____ ENTRIES SUPPLIED

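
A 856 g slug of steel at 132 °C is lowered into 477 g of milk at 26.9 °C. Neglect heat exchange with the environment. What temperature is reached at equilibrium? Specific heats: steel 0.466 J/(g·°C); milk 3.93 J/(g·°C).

Energy conservation, ΣQ = 0:
856×0.466×(T − 132) + 477×3.93×(T − 26.9) = 0
398.9(T − 132) + 1874.6(T − 26.9) = 0
2273.5 T = 103081
T = 103081 / 2273.5 = 45.3 °C

T_f ≈ 45.3 °C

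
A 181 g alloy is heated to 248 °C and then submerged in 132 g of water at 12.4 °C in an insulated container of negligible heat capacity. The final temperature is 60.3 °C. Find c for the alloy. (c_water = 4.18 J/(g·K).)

Taking heat into each body as positive, Σ m c ΔT = 0:
181×c×(60.3 − 248) + 132×4.18×(60.3 − 12.4) = 0
-33974 c = -26429
c = -26429/-33974 ≈ 0.7779 J/(g·K)

c ≈ 0.778 J/(g·K)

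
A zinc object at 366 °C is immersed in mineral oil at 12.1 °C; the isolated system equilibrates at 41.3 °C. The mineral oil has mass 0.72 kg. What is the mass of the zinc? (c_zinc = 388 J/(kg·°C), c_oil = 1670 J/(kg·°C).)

Heat lost by the zinc = heat gained by the oil:
m·388·(366 − 41.3) = 0.72·1670·(41.3 − 12.1)
125984 m = 35110  ⇒  m ≈ 0.2787 kg

m ≈ 0.279 kg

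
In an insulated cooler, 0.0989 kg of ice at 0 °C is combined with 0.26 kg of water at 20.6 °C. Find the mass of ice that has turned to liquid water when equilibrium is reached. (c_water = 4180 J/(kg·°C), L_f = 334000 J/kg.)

m_melted ≈ 0.067 kg

Cooling the water to 0 °C releases 0.26·4180·20.6 = 22388 J.
To melt every bit of ice: 0.0989·334000 = 33033 J.
That's not enough to melt it all — equilibrium is at 0 °C with ice remaining.
m_melt = 22388 / L_f = 0.06703 kg.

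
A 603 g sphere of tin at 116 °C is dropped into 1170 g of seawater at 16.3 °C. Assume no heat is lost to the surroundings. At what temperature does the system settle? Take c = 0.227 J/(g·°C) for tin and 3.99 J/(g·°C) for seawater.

Let T be the final temperature. ΣQ_i = 0:
603*0.227*(T − 116) + 1170*3.99*(T − 16.3) = 0
136.88(T − 116) + 4668.3(T − 16.3) = 0
4805.2 T = 91971
T = 91971 / 4805.2 = 19.1 °C

T_f ≈ 19.1 °C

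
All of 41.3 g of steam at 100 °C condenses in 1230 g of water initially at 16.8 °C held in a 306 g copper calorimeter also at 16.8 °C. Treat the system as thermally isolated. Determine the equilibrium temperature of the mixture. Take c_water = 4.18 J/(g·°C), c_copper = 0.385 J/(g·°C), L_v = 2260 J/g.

T_f ≈ 36.6 °C

Net heat exchanged in the isolated system is zero:
latent heat released on condensation: 41.3·2260 = 93338
  condensed water 100 °C→T: 172.63(T − 100)
  original water: 5141.4(T − 16.8)
  copper cup: 306·0.385·(T − 16.8) = 117.81(T − 16.8)
5431.8 T = 93338 + 17263 + 88355 = 198956
T ≈ 36.63 °C, under the boiling point, so the assumption holds.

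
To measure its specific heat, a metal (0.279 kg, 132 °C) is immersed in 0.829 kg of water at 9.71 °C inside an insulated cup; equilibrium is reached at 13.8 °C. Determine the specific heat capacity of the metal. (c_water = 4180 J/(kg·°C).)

c ≈ 430 J/(kg·°C)

Let T be the final temperature. ΣQ_i = 0:
0.279·c·(13.8 − 132) + 0.829·4180·(13.8 − 9.71) = 0
-32.98 c = -14173
c = -14173/-32.98 ≈ 429.8 J/(kg·°C)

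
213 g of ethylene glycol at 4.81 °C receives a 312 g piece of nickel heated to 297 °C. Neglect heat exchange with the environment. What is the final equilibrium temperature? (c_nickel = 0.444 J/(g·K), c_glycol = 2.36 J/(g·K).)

Energy conservation, ΣQ = 0:
312*0.444*(T − 297) + 213*2.36*(T − 4.81) = 0
138.53(T − 297) + 502.68(T − 4.81) = 0
(138.53 + 502.68) T = 138.53*297 + 502.68*4.81
T = 43561/641.21 ≈ 67.94 °C

T_f ≈ 67.9 °C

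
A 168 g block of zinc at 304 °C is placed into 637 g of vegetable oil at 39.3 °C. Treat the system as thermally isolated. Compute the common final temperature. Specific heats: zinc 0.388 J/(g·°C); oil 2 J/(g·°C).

T_f ≈ 52.2 °C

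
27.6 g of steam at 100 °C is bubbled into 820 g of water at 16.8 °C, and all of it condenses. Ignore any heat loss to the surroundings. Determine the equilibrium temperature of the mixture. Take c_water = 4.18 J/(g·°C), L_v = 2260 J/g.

T_f ≈ 37.1 °C

Let T be the final temperature. ΣQ_i = 0:
latent heat released on condensation: 27.6·2260 = 62376; condensate cools 100→T: 27.6·4.18·(T − 100) = 115.37(T − 100); water warms: 820·4.18·(T − 16.8) = 3427.6(T − 16.8)
3543 T = 62376 + 11537 + 57584 = 131496
T ≈ 37.11 °C — below 100 °C, confirming all the steam condensed.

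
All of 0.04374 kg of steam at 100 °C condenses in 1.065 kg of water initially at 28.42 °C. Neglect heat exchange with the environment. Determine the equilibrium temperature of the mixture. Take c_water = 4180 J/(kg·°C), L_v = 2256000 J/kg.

T_f ≈ 52.5 °C

Conservation of energy gives ΣQ = 0:
steam→water at 100 °C releases m L_v = 0.04374·2256000 = 98677; condensate cools 100→T: 0.04374·4180·(T − 100) = 182.83(T − 100); original water: 4451.7(T − 28.42)
4634.5 T = 98677 + 18283 + 126517 = 243478
T ≈ 52.54 °C (< 100 °C, so full condensation is consistent).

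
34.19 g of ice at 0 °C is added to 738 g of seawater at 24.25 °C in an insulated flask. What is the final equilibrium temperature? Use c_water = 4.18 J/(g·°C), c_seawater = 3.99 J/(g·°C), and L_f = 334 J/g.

Conservation of energy gives ΣQ = 0:
fusion: m_ice L_f = 34.19×334 = 11419; warm the meltwater: 142.91 T; seawater cools: 738×3.99×(T − 24.25) = 2944.6(T − 24.25)
3087.5 T = 71407 − 11419 = 59988
T ≈ 19.43 °C — above 0 °C, consistent with complete melting.

T_f ≈ 19.4 °C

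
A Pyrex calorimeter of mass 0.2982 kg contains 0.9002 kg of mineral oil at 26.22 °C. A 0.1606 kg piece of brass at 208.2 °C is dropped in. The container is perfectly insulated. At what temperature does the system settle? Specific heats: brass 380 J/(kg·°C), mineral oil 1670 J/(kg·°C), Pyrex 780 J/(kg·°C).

T_f ≈ 32.4 °C

Net heat exchanged in the isolated system is zero:
0.1606×380×(T − 208.2) + 0.9002×1670×(T − 26.22) + 0.2982×780×(T − 26.22) = 0
(61.03 + 1503.3 + 232.6) T = 61.03×208.2 + 1503.3×26.22 + 232.6×26.22
T = 58222 / 1797 = 32.4 °C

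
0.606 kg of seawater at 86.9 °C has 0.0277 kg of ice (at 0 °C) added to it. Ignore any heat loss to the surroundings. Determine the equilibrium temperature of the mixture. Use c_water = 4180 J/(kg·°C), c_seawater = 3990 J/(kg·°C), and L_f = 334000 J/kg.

T_f ≈ 79.3 °C

Net heat exchanged in the isolated system is zero:
melt ice: 0.0277·334000 = 9251.8; meltwater 0→T: 0.0277·4180·T = 115.79 T; seawater: 2417.9(T − 86.9)
2533.7 T = 210119 − 9251.8 = 200867
T ≈ 79.28 °C. Since T > 0 °C, the all-ice-melts assumption holds.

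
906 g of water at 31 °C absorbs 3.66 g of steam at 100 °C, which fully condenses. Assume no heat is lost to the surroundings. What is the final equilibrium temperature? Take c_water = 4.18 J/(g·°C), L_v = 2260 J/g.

T_f ≈ 33.5 °C

Sum of m c ΔT and latent-heat terms is zero:
steam→water at 100 °C releases m L_v = 3.66·2260 = 8271.6
  condensate cools 100→T: 3.66·4.18·(T − 100) = 15.3(T − 100)
  water warms: 906·4.18·(T − 31) = 3787.1(T − 31)
3802.4 T = 8271.6 + 1529.9 + 117399 = 127201
T ≈ 33.45 °C — below 100 °C, confirming all the steam condensed.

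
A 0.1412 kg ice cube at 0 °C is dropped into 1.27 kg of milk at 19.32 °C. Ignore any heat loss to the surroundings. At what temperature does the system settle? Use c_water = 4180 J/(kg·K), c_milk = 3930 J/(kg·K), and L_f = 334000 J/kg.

T_f ≈ 8.8 °C

Net heat exchanged in the isolated system is zero:
fusion: m_ice L_f = 0.1412×334000 = 47161
  warm the meltwater: 590.22 T
  milk: 4991.1(T − 19.32)
5581.3 T = 96428 − 47161 = 49267
T ≈ 8.83 °C (positive, so assuming full melt was valid).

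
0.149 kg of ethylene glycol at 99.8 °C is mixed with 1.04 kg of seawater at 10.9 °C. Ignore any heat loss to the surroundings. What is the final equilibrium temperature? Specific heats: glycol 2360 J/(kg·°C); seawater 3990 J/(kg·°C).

T_f = Σ m_i c_i T_i / Σ m_i c_i:
T_f = (351.64*99.8 + 4149.6*10.9) / (351.64 + 4149.6)
    = 80324 / 4501.2 ≈ 17.84 °C

T_f ≈ 17.8 °C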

________

▶ _DESCRIPTION OF THE TASK_: Your output must contain exactly the lines from the one containing "0.149 kg of" to the final line of the data above, and no other text.

▶ _TASK RESULT_:
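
0.149 kg of ethylene glycol at 99.8 °C is mixed with 1.04 kg of seawater at 10.9 °C. Ignore any heat loss to the surroundings. What is the final equilibrium temperature? Specific heats: glycol 2360 J/(kg·°C); seawater 3990 J/(kg·°C).

T_f = Σ m_i c_i T_i / Σ m_i c_i:
T_f = (351.64*99.8 + 4149.6*10.9) / (351.64 + 4149.6)
    = 80324 / 4501.2 ≈ 17.84 °C

T_f ≈ 17.8 °C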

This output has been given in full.